Here are some entries. Repeat all of them exactly.
[Start of Attachment]
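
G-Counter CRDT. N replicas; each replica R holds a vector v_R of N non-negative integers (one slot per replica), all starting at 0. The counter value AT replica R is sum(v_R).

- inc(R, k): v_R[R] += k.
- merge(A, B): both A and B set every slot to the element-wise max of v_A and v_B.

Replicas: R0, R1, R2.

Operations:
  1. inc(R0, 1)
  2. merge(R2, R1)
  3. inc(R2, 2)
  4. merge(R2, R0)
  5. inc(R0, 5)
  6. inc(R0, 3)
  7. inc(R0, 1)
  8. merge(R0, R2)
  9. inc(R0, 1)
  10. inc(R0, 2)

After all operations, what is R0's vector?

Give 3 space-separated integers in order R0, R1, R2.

Answer: 13 0 2

Derivation:
Op 1: inc R0 by 1 -> R0=(1,0,0) value=1
Op 2: merge R2<->R1 -> R2=(0,0,0) R1=(0,0,0)
Op 3: inc R2 by 2 -> R2=(0,0,2) value=2
Op 4: merge R2<->R0 -> R2=(1,0,2) R0=(1,0,2)
Op 5: inc R0 by 5 -> R0=(6,0,2) value=8
Op 6: inc R0 by 3 -> R0=(9,0,2) value=11
Op 7: inc R0 by 1 -> R0=(10,0,2) value=12
Op 8: merge R0<->R2 -> R0=(10,0,2) R2=(10,0,2)
Op 9: inc R0 by 1 -> R0=(11,0,2) value=13
Op 10: inc R0 by 2 -> R0=(13,0,2) value=15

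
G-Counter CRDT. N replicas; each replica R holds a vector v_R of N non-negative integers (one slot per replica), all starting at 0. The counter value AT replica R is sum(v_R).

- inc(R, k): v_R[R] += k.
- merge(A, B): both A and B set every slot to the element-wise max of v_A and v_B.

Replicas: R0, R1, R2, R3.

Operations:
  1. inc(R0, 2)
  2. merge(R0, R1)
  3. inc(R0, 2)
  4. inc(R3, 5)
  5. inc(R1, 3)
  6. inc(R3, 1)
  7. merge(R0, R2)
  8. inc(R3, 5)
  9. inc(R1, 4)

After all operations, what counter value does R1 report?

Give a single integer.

Op 1: inc R0 by 2 -> R0=(2,0,0,0) value=2
Op 2: merge R0<->R1 -> R0=(2,0,0,0) R1=(2,0,0,0)
Op 3: inc R0 by 2 -> R0=(4,0,0,0) value=4
Op 4: inc R3 by 5 -> R3=(0,0,0,5) value=5
Op 5: inc R1 by 3 -> R1=(2,3,0,0) value=5
Op 6: inc R3 by 1 -> R3=(0,0,0,6) value=6
Op 7: merge R0<->R2 -> R0=(4,0,0,0) R2=(4,0,0,0)
Op 8: inc R3 by 5 -> R3=(0,0,0,11) value=11
Op 9: inc R1 by 4 -> R1=(2,7,0,0) value=9

Answer: 9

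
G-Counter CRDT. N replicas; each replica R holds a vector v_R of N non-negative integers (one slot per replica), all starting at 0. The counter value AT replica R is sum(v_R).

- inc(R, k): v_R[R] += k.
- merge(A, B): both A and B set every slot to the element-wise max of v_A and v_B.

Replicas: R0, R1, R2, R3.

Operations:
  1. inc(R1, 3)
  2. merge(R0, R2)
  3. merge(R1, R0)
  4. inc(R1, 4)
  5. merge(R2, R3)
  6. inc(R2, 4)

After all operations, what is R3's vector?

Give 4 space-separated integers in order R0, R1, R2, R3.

Answer: 0 0 0 0

Derivation:
Op 1: inc R1 by 3 -> R1=(0,3,0,0) value=3
Op 2: merge R0<->R2 -> R0=(0,0,0,0) R2=(0,0,0,0)
Op 3: merge R1<->R0 -> R1=(0,3,0,0) R0=(0,3,0,0)
Op 4: inc R1 by 4 -> R1=(0,7,0,0) value=7
Op 5: merge R2<->R3 -> R2=(0,0,0,0) R3=(0,0,0,0)
Op 6: inc R2 by 4 -> R2=(0,0,4,0) value=4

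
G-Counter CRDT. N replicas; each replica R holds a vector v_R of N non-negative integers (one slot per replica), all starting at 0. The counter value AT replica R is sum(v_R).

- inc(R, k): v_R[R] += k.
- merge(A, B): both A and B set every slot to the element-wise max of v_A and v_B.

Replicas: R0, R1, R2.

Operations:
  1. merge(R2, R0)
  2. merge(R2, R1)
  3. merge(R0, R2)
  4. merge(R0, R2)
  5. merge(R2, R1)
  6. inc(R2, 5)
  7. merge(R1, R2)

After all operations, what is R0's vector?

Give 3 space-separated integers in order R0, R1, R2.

Answer: 0 0 0

Derivation:
Op 1: merge R2<->R0 -> R2=(0,0,0) R0=(0,0,0)
Op 2: merge R2<->R1 -> R2=(0,0,0) R1=(0,0,0)
Op 3: merge R0<->R2 -> R0=(0,0,0) R2=(0,0,0)
Op 4: merge R0<->R2 -> R0=(0,0,0) R2=(0,0,0)
Op 5: merge R2<->R1 -> R2=(0,0,0) R1=(0,0,0)
Op 6: inc R2 by 5 -> R2=(0,0,5) value=5
Op 7: merge R1<->R2 -> R1=(0,0,5) R2=(0,0,5)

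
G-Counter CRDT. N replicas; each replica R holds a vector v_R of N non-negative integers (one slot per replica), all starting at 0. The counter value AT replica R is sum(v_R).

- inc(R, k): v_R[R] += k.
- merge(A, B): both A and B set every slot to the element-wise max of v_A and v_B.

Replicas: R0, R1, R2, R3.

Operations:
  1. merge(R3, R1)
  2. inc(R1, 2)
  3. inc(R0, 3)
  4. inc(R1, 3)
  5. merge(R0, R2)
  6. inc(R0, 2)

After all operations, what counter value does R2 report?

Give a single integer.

Op 1: merge R3<->R1 -> R3=(0,0,0,0) R1=(0,0,0,0)
Op 2: inc R1 by 2 -> R1=(0,2,0,0) value=2
Op 3: inc R0 by 3 -> R0=(3,0,0,0) value=3
Op 4: inc R1 by 3 -> R1=(0,5,0,0) value=5
Op 5: merge R0<->R2 -> R0=(3,0,0,0) R2=(3,0,0,0)
Op 6: inc R0 by 2 -> R0=(5,0,0,0) value=5

Answer: 3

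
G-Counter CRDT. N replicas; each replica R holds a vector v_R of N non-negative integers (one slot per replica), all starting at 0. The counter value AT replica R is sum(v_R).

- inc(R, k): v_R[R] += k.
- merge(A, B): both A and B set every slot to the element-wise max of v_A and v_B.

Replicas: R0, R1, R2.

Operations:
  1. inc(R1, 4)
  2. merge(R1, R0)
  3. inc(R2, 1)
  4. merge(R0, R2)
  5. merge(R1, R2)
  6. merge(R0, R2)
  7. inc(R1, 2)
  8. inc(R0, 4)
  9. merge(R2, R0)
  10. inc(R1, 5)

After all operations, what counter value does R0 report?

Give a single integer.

Answer: 9

Derivation:
Op 1: inc R1 by 4 -> R1=(0,4,0) value=4
Op 2: merge R1<->R0 -> R1=(0,4,0) R0=(0,4,0)
Op 3: inc R2 by 1 -> R2=(0,0,1) value=1
Op 4: merge R0<->R2 -> R0=(0,4,1) R2=(0,4,1)
Op 5: merge R1<->R2 -> R1=(0,4,1) R2=(0,4,1)
Op 6: merge R0<->R2 -> R0=(0,4,1) R2=(0,4,1)
Op 7: inc R1 by 2 -> R1=(0,6,1) value=7
Op 8: inc R0 by 4 -> R0=(4,4,1) value=9
Op 9: merge R2<->R0 -> R2=(4,4,1) R0=(4,4,1)
Op 10: inc R1 by 5 -> R1=(0,11,1) value=12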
[End of Attachment]
▶ ANSWER TO THE PROBLEM:
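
G-Counter CRDT. N replicas; each replica R holds a vector v_R of N non-negative integers (one slot per replica), all starting at 0. The counter value AT replica R is sum(v_R).

- inc(R, k): v_R[R] += k.
- merge(A, B): both A and B set every slot to the element-wise max of v_A and v_B.

Replicas: R0, R1, R2.

Operations:
  1. inc(R0, 1)
  2. merge(R2, R1)
  3. inc(R2, 2)
  4. merge(R2, R0)
  5. inc(R0, 5)
  6. inc(R0, 3)
  7. inc(R0, 1)
  8. merge(R0, R2)
  9. inc(R0, 1)
  10. inc(R0, 2)

After all operations, what is R0's vector?

Give 3 space-separated integers in order R0, R1, R2.

Answer: 13 0 2

Derivation:
Op 1: inc R0 by 1 -> R0=(1,0,0) value=1
Op 2: merge R2<->R1 -> R2=(0,0,0) R1=(0,0,0)
Op 3: inc R2 by 2 -> R2=(0,0,2) value=2
Op 4: merge R2<->R0 -> R2=(1,0,2) R0=(1,0,2)
Op 5: inc R0 by 5 -> R0=(6,0,2) value=8
Op 6: inc R0 by 3 -> R0=(9,0,2) value=11
Op 7: inc R0 by 1 -> R0=(10,0,2) value=12
Op 8: merge R0<->R2 -> R0=(10,0,2) R2=(10,0,2)
Op 9: inc R0 by 1 -> R0=(11,0,2) value=13
Op 10: inc R0 by 2 -> R0=(13,0,2) value=15

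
G-Counter CRDT. N replicas; each replica R holds a vector v_R of N non-negative integers (one slot per replica), all starting at 0. The counter value AT replica R is sum(v_R).

- inc(R, k): v_R[R] += k.
- merge(A, B): both A and B set every slot to the element-wise max of v_A and v_B.

Replicas: R0, R1, R2, R3.

Operations:
  1. inc(R0, 2)
  2. merge(R0, R1)
  3. inc(R0, 2)
  4. inc(R3, 5)
  5. inc(R1, 3)
  6. inc(R3, 1)
  7. merge(R0, R2)
  8. inc(R3, 5)
  9. inc(R1, 4)

After all operations, what counter value does R1 report?

Give a single integer.

Op 1: inc R0 by 2 -> R0=(2,0,0,0) value=2
Op 2: merge R0<->R1 -> R0=(2,0,0,0) R1=(2,0,0,0)
Op 3: inc R0 by 2 -> R0=(4,0,0,0) value=4
Op 4: inc R3 by 5 -> R3=(0,0,0,5) value=5
Op 5: inc R1 by 3 -> R1=(2,3,0,0) value=5
Op 6: inc R3 by 1 -> R3=(0,0,0,6) value=6
Op 7: merge R0<->R2 -> R0=(4,0,0,0) R2=(4,0,0,0)
Op 8: inc R3 by 5 -> R3=(0,0,0,11) value=11
Op 9: inc R1 by 4 -> R1=(2,7,0,0) value=9

Answer: 9

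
G-Counter CRDT. N replicas; each replica R holds a vector v_R of N non-negative integers (one slot per replica), all starting at 0. The counter value AT replica R is sum(v_R).

- inc(R, k): v_R[R] += k.
- merge(A, B): both A and B set every slot to the element-wise max of v_A and v_B.

Replicas: R0, R1, R2, R3.

Operations:
  1. inc(R1, 3)
  2. merge(R0, R2)
  3. merge(R1, R0)
  4. inc(R1, 4)
  5. merge(R2, R3)
  6. inc(R2, 4)

After all operations, what is R3's vector?

Give 4 space-separated integers in order R0, R1, R2, R3.

Answer: 0 0 0 0

Derivation:
Op 1: inc R1 by 3 -> R1=(0,3,0,0) value=3
Op 2: merge R0<->R2 -> R0=(0,0,0,0) R2=(0,0,0,0)
Op 3: merge R1<->R0 -> R1=(0,3,0,0) R0=(0,3,0,0)
Op 4: inc R1 by 4 -> R1=(0,7,0,0) value=7
Op 5: merge R2<->R3 -> R2=(0,0,0,0) R3=(0,0,0,0)
Op 6: inc R2 by 4 -> R2=(0,0,4,0) value=4

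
G-Counter CRDT. N replicas; each replica R holds a vector v_R of N non-negative integers (one slot per replica), all starting at 0. The counter value AT replica R is sum(v_R).

- inc(R, k): v_R[R] += k.
- merge(A, B): both A and B set every slot to the element-wise max of v_A and v_B.

Replicas: R0, R1, R2.

Operations:
  1. merge(R2, R0)
  2. merge(R2, R1)
  3. merge(R0, R2)
  4. merge(R0, R2)
  5. merge(R2, R1)
  6. inc(R2, 5)
  7. merge(R1, R2)

After all operations, what is R0's vector?

Give 3 space-separated integers in order R0, R1, R2.

Answer: 0 0 0

Derivation:
Op 1: merge R2<->R0 -> R2=(0,0,0) R0=(0,0,0)
Op 2: merge R2<->R1 -> R2=(0,0,0) R1=(0,0,0)
Op 3: merge R0<->R2 -> R0=(0,0,0) R2=(0,0,0)
Op 4: merge R0<->R2 -> R0=(0,0,0) R2=(0,0,0)
Op 5: merge R2<->R1 -> R2=(0,0,0) R1=(0,0,0)
Op 6: inc R2 by 5 -> R2=(0,0,5) value=5
Op 7: merge R1<->R2 -> R1=(0,0,5) R2=(0,0,5)

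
G-Counter CRDT. N replicas; each replica R holds a vector v_R of N non-negative integers (one slot per replica), all starting at 0. The counter value AT replica R is sum(v_R).

- inc(R, k): v_R[R] += k.
- merge(A, B): both A and B set every slot to the element-wise max of v_A and v_B.

Replicas: R0, R1, R2, R3.

Operations:
  1. merge(R3, R1)
  2. inc(R1, 2)
  3. inc(R0, 3)
  4. inc(R1, 3)
  5. merge(R0, R2)
  6. inc(R0, 2)

After all operations, what counter value does R2 report?

Give a single integer.

Op 1: merge R3<->R1 -> R3=(0,0,0,0) R1=(0,0,0,0)
Op 2: inc R1 by 2 -> R1=(0,2,0,0) value=2
Op 3: inc R0 by 3 -> R0=(3,0,0,0) value=3
Op 4: inc R1 by 3 -> R1=(0,5,0,0) value=5
Op 5: merge R0<->R2 -> R0=(3,0,0,0) R2=(3,0,0,0)
Op 6: inc R0 by 2 -> R0=(5,0,0,0) value=5

Answer: 3

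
G-Counter CRDT. N replicas; each replica R holds a vector v_R of N non-negative integers (one slot per replica), all starting at 0. The counter value AT replica R is sum(v_R).

- inc(R, k): v_R[R] += k.
- merge(A, B): both A and B set every slot to the element-wise max of v_A and v_B.

Replicas: R0, R1, R2.

Operations:
  1. inc(R1, 4)
  2. merge(R1, R0)
  3. inc(R2, 1)
  4. merge(R0, R2)
  5. merge(R1, R2)
  6. merge(R0, R2)
  7. inc(R1, 2)
  8. inc(R0, 4)
  9. merge(R2, R0)
  10. inc(R1, 5)

After all operations, what counter value does R0 report?

Give a single integer.

Answer: 9

Derivation:
Op 1: inc R1 by 4 -> R1=(0,4,0) value=4
Op 2: merge R1<->R0 -> R1=(0,4,0) R0=(0,4,0)
Op 3: inc R2 by 1 -> R2=(0,0,1) value=1
Op 4: merge R0<->R2 -> R0=(0,4,1) R2=(0,4,1)
Op 5: merge R1<->R2 -> R1=(0,4,1) R2=(0,4,1)
Op 6: merge R0<->R2 -> R0=(0,4,1) R2=(0,4,1)
Op 7: inc R1 by 2 -> R1=(0,6,1) value=7
Op 8: inc R0 by 4 -> R0=(4,4,1) value=9
Op 9: merge R2<->R0 -> R2=(4,4,1) R0=(4,4,1)
Op 10: inc R1 by 5 -> R1=(0,11,1) value=12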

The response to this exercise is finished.